# ASSIGNMENT:
Using the records below, locate all lines containing "Find" and return them.

# MATERIAL FOR THIS EXERCISE:
■ ■ ■

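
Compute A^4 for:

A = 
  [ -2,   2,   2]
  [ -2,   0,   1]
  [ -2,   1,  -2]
A^4 = 
  [-24,  50,  30]
  [-50,  41,   0]
  [-30,   0,   1]

A² = A·A:
A²[1,1] = (-2)(-2) + (2)(-2) + (2)(-2) = -4
A²[1,2] = (-2)(2) + (2)(0) + (2)(1) = -2
A²[1,3] = (-2)(2) + (2)(1) + (2)(-2) = -6
A²[2,1] = (-2)(-2) + (0)(-2) + (1)(-2) = 2
A²[2,2] = (-2)(2) + (0)(0) + (1)(1) = -3
A²[2,3] = (-2)(2) + (0)(1) + (1)(-2) = -6
A²[3,1] = (-2)(-2) + (1)(-2) + (-2)(-2) = 6
A²[3,2] = (-2)(2) + (1)(0) + (-2)(1) = -6
A²[3,3] = (-2)(2) + (1)(1) + (-2)(-2) = 1
A² = 
  [ -4,  -2,  -6]
  [  2,  -3,  -6]
  [  6,  -6,   1]

A^3 = A^2·A:
A^3[1,1] = (-4)(-2) + (-2)(-2) + (-6)(-2) = 24
A^3[1,2] = (-4)(2) + (-2)(0) + (-6)(1) = -14
A^3[1,3] = (-4)(2) + (-2)(1) + (-6)(-2) = 2
A^3[2,1] = (2)(-2) + (-3)(-2) + (-6)(-2) = 14
A^3[2,2] = (2)(2) + (-3)(0) + (-6)(1) = -2
A^3[2,3] = (2)(2) + (-3)(1) + (-6)(-2) = 13
A^3[3,1] = (6)(-2) + (-6)(-2) + (1)(-2) = -2
A^3[3,2] = (6)(2) + (-6)(0) + (1)(1) = 13
A^3[3,3] = (6)(2) + (-6)(1) + (1)(-2) = 4
A^3 = 
  [ 24, -14,   2]
  [ 14,  -2,  13]
  [ -2,  13,   4]

A^4 = A^3·A:
A^4[1,1] = (24)(-2) + (-14)(-2) + (2)(-2) = -24
A^4[1,2] = (24)(2) + (-14)(0) + (2)(1) = 50
A^4[1,3] = (24)(2) + (-14)(1) + (2)(-2) = 30
A^4[2,1] = (14)(-2) + (-2)(-2) + (13)(-2) = -50
A^4[2,2] = (14)(2) + (-2)(0) + (13)(1) = 41
A^4[2,3] = (14)(2) + (-2)(1) + (13)(-2) = 0
A^4[3,1] = (-2)(-2) + (13)(-2) + (4)(-2) = -30
A^4[3,2] = (-2)(2) + (13)(0) + (4)(1) = 0
A^4[3,3] = (-2)(2) + (13)(1) + (4)(-2) = 1
A^4 = 
  [-24,  50,  30]
  [-50,  41,   0]
  [-30,   0,   1]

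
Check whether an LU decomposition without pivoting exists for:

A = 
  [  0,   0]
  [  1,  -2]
No.
A[1,1] = 0 but A[2,1] = 1 ≠ 0. Any LU with L unit lower triangular has (LU)[1,1] = U[1,1] and (LU)[2,1] = L[2,1]·U[1,1]; matching A forces U[1,1] = 0, which then forces (LU)[2,1] = 0 ≠ 1. A row swap (pivoting) is required.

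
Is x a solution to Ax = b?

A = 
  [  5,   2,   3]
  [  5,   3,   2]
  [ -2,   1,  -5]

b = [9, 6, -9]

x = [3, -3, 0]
Yes

Ax = [9, 6, -9] = b ✓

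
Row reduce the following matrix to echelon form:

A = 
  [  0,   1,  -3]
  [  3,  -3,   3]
Row operations:
Swap R1 ↔ R2

Resulting echelon form:
REF = 
  [  3,  -3,   3]
  [  0,   1,  -3]

Rank = 2 (number of non-zero pivot rows).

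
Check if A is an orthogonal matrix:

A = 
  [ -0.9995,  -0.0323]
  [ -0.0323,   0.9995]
Yes

AᵀA = 
  [  1,   0]
  [  0,   1]
≈ I (equal to I up to the 4-dp rounding of the entries)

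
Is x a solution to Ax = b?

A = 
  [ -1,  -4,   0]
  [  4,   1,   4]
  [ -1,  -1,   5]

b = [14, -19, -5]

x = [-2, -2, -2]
No

Ax = [10, -18, -6] ≠ b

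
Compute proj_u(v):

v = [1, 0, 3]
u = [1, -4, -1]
v·u = (1)(1) + (0)(-4) + (3)(-1) = -2
u·u = (1)² + (-4)² + (-1)² = 18
proj_u(v) = (v·u / u·u) × u = (-2/18) × u = (-1/9) × u

proj_u(v) = [-1/9, 4/9, 1/9]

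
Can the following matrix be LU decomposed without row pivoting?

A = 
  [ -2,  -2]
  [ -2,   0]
Yes.
A[1,1] = -2 ≠ 0, so Gaussian elimination proceeds without a row swap: multiplier ℓ₂₁ = (-2)/(-2) = 1, and U[2,2] = 0 - (1)(-2) = 2.
L = 
  [  1,   0]
  [  1,   1]
U = 
  [ -2,  -2]
  [  0,   2]
Check row 2 of LU: [(1)(-2), (1)(-2) + 2] = [-2, 0] = row 2 of A ✓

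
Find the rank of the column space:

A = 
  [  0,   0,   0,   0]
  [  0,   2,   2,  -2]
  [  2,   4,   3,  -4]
dim(Col(A)) = 2

Row reduce:
Swap R1 ↔ R3
REF = 
  [  2,   4,   3,  -4]
  [  0,   2,   2,  -2]
  [  0,   0,   0,   0]
Pivot columns: 1, 2 → 2 pivots.
dim(Col(A)) = number of pivot columns = 2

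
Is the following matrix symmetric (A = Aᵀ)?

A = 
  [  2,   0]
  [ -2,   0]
No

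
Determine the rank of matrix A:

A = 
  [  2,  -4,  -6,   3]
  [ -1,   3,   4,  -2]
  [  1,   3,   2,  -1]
rank(A) = 2

Row reduce:
R2 → R2 + (1/2)·R1
R3 → R3 - (1/2)·R1
R3 → R3 - (5)·R2
REF = 
  [   2,   -4,   -6,    3]
  [   0,    1,    1, -1/2]
  [   0,    0,    0,    0]
Pivot columns: 1, 2 → 2 pivots.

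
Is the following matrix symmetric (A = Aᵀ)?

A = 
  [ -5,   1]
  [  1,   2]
Yes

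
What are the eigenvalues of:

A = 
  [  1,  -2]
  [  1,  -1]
λ = i, -i  (≈ 0 + 1i, 0 - 1i)

tr(A) = 0, det(A) = 1
Characteristic polynomial: λ² - tr(A)λ + det(A) = λ² + 1
λ² + 1 = 0  ⇒  λ = (0 ± √((0)² - 4·(1)))/2 = (0 ± √(-4))/2
  = i,  -i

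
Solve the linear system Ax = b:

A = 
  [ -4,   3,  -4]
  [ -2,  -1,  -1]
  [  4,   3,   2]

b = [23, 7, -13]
x = [-3, 1, -2]

Row reduce the augmented matrix [A|b]:
R2 → R2 - (1/2)·R1
R3 → R3 + (1)·R1
R3 → R3 + (12/5)·R2
REF = 
  [  -4,    3,   -4,   23]
  [   0, -5/2,    1, -9/2]
  [   0,    0,  2/5, -4/5]

Back-substitution:
x₃ = (-4/5) / (2/5) = -2
x₂ = (-9/2 - (1)(-2)) / (-5/2) = 1
x₁ = (23 - (3)(1) - (-4)(-2)) / (-4) = -3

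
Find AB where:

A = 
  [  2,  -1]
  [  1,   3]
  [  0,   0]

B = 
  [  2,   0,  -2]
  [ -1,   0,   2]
A is 3×2 and B is 2×3, so AB is 3×3. Each entry is (row of A)·(column of B):
AB[1,1] = (2)(2) + (-1)(-1) = 5
AB[1,2] = (2)(0) + (-1)(0) = 0
AB[1,3] = (2)(-2) + (-1)(2) = -6
AB[2,1] = (1)(2) + (3)(-1) = -1
AB[2,2] = (1)(0) + (3)(0) = 0
AB[2,3] = (1)(-2) + (3)(2) = 4
AB[3,1] = (0)(2) + (0)(-1) = 0
AB[3,2] = (0)(0) + (0)(0) = 0
AB[3,3] = (0)(-2) + (0)(2) = 0

AB = 
  [  5,   0,  -6]
  [ -1,   0,   4]
  [  0,   0,   0]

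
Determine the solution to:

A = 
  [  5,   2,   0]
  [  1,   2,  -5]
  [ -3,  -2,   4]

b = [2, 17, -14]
Row reduce the augmented matrix [A|b]:
R2 → R2 - (1/5)·R1
R3 → R3 + (3/5)·R1
R3 → R3 + (1/2)·R2
REF = 
  [   5,    2,    0,    2]
  [   0,  8/5,   -5, 83/5]
  [   0,    0,  3/2, -9/2]

Back-substitution:
x₃ = (-9/2) / (3/2) = -3
x₂ = (83/5 - (-5)(-3)) / (8/5) = 1
x₁ = (2 - (2)(1) - (0)(-3)) / 5 = 0

x = [0, 1, -3]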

■ ■ ■

# SOLUTION TO THIS PROBLEM:
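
Find the rank of the column space:
Find AB where: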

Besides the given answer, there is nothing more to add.